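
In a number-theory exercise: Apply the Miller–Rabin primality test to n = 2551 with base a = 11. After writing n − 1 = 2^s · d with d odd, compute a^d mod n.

n − 1 = 2550 = 2^1 · 1275, so s = 1 and d = 1275.
11^1275 mod 2551 = 1.

1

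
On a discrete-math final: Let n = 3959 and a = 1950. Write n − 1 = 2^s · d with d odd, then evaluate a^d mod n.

1120

n − 1 = 3958 = 2^1 · 1979, so s = 1 and d = 1979.
1950^1979 mod 3959 = 1120.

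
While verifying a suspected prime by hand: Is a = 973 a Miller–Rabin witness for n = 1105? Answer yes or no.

no

n − 1 = 1104 = 2^4 · 69, so s = 4 and d = 69.
x_0 = 973^69 mod 1105 = 463.
x_0 is neither 1 nor 1104, so continue squaring.
x_1 = 463^2 mod 1105 = 1104.
x_1 ≡ −1, so 973 is not a witness.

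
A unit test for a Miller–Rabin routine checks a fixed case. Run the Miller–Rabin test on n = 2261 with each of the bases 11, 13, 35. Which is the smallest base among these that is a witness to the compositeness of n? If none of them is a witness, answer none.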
──────────
• _DIRECTIONS_
Restate the records above in full, keeping each line exactly as it stands.

• _REPLY TO THE EXERCISE_
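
In a number-theory exercise: Apply the Miller–Rabin primality test to n = 2551 with base a = 11. After writing n − 1 = 2^s · d with d odd, compute a^d mod n.

n − 1 = 2550 = 2^1 · 1275, so s = 1 and d = 1275.
11^1275 mod 2551 = 1.

1

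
On a discrete-math final: Let n = 3959 and a = 1950. Write n − 1 = 2^s · d with d odd, then evaluate a^d mod n.

1120

n − 1 = 3958 = 2^1 · 1979, so s = 1 and d = 1979.
1950^1979 mod 3959 = 1120.

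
While verifying a suspected prime by hand: Is a = 973 a Miller–Rabin witness for n = 1105? Answer yes or no.

no

n − 1 = 1104 = 2^4 · 69, so s = 4 and d = 69.
x_0 = 973^69 mod 1105 = 463.
x_0 is neither 1 nor 1104, so continue squaring.
x_1 = 463^2 mod 1105 = 1104.
x_1 ≡ −1, so 973 is not a witness.

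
A unit test for a Miller–Rabin routine checks a fixed case. Run the Miller–Rabin test on n = 2261 with each of the bases 11, 13, 35. Which is the smallest base among these that is a witness to the compositeness of n? If none of them is a witness, answer none.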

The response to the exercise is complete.